§ EXERCISE OBJECTIVE
Output the listing below in full, exactly as written.

::::::

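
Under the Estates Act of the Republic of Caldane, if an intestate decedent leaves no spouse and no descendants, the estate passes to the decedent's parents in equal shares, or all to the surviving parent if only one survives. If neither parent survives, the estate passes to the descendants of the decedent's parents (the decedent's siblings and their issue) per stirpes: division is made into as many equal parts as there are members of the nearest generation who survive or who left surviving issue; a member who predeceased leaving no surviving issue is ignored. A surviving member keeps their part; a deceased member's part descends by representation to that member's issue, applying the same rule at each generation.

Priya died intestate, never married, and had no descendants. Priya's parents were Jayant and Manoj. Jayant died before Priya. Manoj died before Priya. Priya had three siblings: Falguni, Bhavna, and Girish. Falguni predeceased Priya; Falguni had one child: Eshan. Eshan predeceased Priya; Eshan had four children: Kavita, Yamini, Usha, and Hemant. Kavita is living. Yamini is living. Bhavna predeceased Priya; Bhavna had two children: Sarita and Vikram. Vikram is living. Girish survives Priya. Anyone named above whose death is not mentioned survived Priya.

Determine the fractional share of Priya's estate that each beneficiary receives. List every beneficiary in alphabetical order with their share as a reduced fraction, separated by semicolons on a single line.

Neither parent survives and there are no descendants, so the estate passes to Priya's siblings and their issue per stirpes.
The estate is divided into 3 equal shares of 1/3 among Falguni, Bhavna, Girish.
Falguni predeceased; the 1/3 allotted to Falguni's branch passes to Falguni's issue by representation.
Eshan's line is the sole branch at this level, so the full 1/3 passes to Eshan's issue by representation.
The 1/3 is divided into 4 equal shares of 1/12 among Kavita, Yamini, Usha, Hemant.
Kavita is living and takes 1/12.
Yamini is living and takes 1/12.
Usha is living and takes 1/12.
Hemant is living and takes 1/12.
Bhavna predeceased; the 1/3 allotted to Bhavna's branch passes to Bhavna's issue by representation.
The 1/3 is divided into 2 equal shares of 1/6 among Sarita, Vikram.
Sarita is living and takes 1/6.
Vikram is living and takes 1/6.
Girish is living and takes 1/3.

Girish 1/3; Hemant 1/12; Kavita 1/12; Sarita 1/6; Usha 1/12; Vikram 1/6; Yamini 1/12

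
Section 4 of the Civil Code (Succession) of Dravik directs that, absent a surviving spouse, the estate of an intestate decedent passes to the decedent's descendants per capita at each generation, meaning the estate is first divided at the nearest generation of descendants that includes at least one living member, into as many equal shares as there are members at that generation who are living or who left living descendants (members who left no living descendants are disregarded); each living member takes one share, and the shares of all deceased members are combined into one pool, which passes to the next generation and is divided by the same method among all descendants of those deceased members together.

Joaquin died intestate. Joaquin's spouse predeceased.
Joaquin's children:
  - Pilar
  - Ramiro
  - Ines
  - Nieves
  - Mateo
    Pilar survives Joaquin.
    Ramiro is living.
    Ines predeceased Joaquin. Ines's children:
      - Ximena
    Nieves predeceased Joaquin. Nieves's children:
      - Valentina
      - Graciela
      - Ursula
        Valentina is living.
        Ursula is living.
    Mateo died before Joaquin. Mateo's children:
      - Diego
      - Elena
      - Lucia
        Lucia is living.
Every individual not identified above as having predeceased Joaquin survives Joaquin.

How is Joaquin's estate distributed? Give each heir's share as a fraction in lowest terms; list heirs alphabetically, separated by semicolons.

Diego 3/35; Elena 3/35; Graciela 3/35; Lucia 3/35; Pilar 1/5; Ramiro 1/5; Ursula 3/35; Valentina 3/35; Ximena 3/35

There is no surviving spouse, so the entire estate passes to Joaquin's descendants per capita at each generation.
At generation 1 (Pilar, Ramiro, Ines, Nieves, Mateo) there are 5 shares of (1)/5 = 1/5 each.
Living: Pilar and Ramiro — each takes 1/5.
Deceased: Ines, Nieves, and Mateo. Their combined 3/5 is pooled and carried to generation 2.
At generation 2 (Ximena, Valentina, Graciela, Ursula, Diego, Elena, Lucia) there are 7 shares of (3/5)/7 = 3/35 each.
Living: Ximena, Valentina, Graciela, Ursula, Diego, Elena, and Lucia — each takes 3/35.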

::::::

§ YOUR RESPONSE
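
Under the Estates Act of the Republic of Caldane, if an intestate decedent leaves no spouse and no descendants, the estate passes to the decedent's parents in equal shares, or all to the surviving parent if only one survives. If neither parent survives, the estate passes to the descendants of the decedent's parents (the decedent's siblings and their issue) per stirpes: division is made into as many equal parts as there are members of the nearest generation who survive or who left surviving issue; a member who predeceased leaving no surviving issue is ignored. A surviving member keeps their part; a deceased member's part descends by representation to that member's issue, applying the same rule at each generation.

Priya died intestate, never married, and had no descendants. Priya's parents were Jayant and Manoj. Jayant died before Priya. Manoj died before Priya. Priya had three siblings: Falguni, Bhavna, and Girish. Falguni predeceased Priya; Falguni had one child: Eshan. Eshan predeceased Priya; Eshan had four children: Kavita, Yamini, Usha, and Hemant. Kavita is living. Yamini is living. Bhavna predeceased Priya; Bhavna had two children: Sarita and Vikram. Vikram is living. Girish survives Priya. Anyone named above whose death is not mentioned survived Priya.

Determine the fractional share of Priya's estate that each beneficiary receives. List every beneficiary in alphabetical order with their share as a reduced fraction, separated by semicolons on a single line.

Neither parent survives and there are no descendants, so the estate passes to Priya's siblings and their issue per stirpes.
The estate is divided into 3 equal shares of 1/3 among Falguni, Bhavna, Girish.
Falguni predeceased; the 1/3 allotted to Falguni's branch passes to Falguni's issue by representation.
Eshan's line is the sole branch at this level, so the full 1/3 passes to Eshan's issue by representation.
The 1/3 is divided into 4 equal shares of 1/12 among Kavita, Yamini, Usha, Hemant.
Kavita is living and takes 1/12.
Yamini is living and takes 1/12.
Usha is living and takes 1/12.
Hemant is living and takes 1/12.
Bhavna predeceased; the 1/3 allotted to Bhavna's branch passes to Bhavna's issue by representation.
The 1/3 is divided into 2 equal shares of 1/6 among Sarita, Vikram.
Sarita is living and takes 1/6.
Vikram is living and takes 1/6.
Girish is living and takes 1/3.

Girish 1/3; Hemant 1/12; Kavita 1/12; Sarita 1/6; Usha 1/12; Vikram 1/6; Yamini 1/12

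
Section 4 of the Civil Code (Succession) of Dravik directs that, absent a surviving spouse, the estate of an intestate decedent passes to the decedent's descendants per capita at each generation, meaning the estate is first divided at the nearest generation of descendants that includes at least one living member, into as many equal shares as there are members at that generation who are living or who left living descendants (members who left no living descendants are disregarded); each living member takes one share, and the shares of all deceased members are combined into one pool, which passes to the next generation and is divided by the same method among all descendants of those deceased members together.

Joaquin died intestate. Joaquin's spouse predeceased.
Joaquin's children:
  - Pilar
  - Ramiro
  - Ines
  - Nieves
  - Mateo
    Pilar survives Joaquin.
    Ramiro is living.
    Ines predeceased Joaquin. Ines's children:
      - Ximena
    Nieves predeceased Joaquin. Nieves's children:
      - Valentina
      - Graciela
      - Ursula
        Valentina is living.
        Ursula is living.
    Mateo died before Joaquin. Mateo's children:
      - Diego
      - Elena
      - Lucia
        Lucia is living.
Every individual not identified above as having predeceased Joaquin survives Joaquin.

How is Joaquin's estate distributed? Give each heir's share as a fraction in lowest terms; list heirs alphabetically, separated by semicolons.

Diego 3/35; Elena 3/35; Graciela 3/35; Lucia 3/35; Pilar 1/5; Ramiro 1/5; Ursula 3/35; Valentina 3/35; Ximena 3/35

There is no surviving spouse, so the entire estate passes to Joaquin's descendants per capita at each generation.
At generation 1 (Pilar, Ramiro, Ines, Nieves, Mateo) there are 5 shares of (1)/5 = 1/5 each.
Living: Pilar and Ramiro — each takes 1/5.
Deceased: Ines, Nieves, and Mateo. Their combined 3/5 is pooled and carried to generation 2.
At generation 2 (Ximena, Valentina, Graciela, Ursula, Diego, Elena, Lucia) there are 7 shares of (3/5)/7 = 3/35 each.
Living: Ximena, Valentina, Graciela, Ursula, Diego, Elena, and Lucia — each takes 3/35.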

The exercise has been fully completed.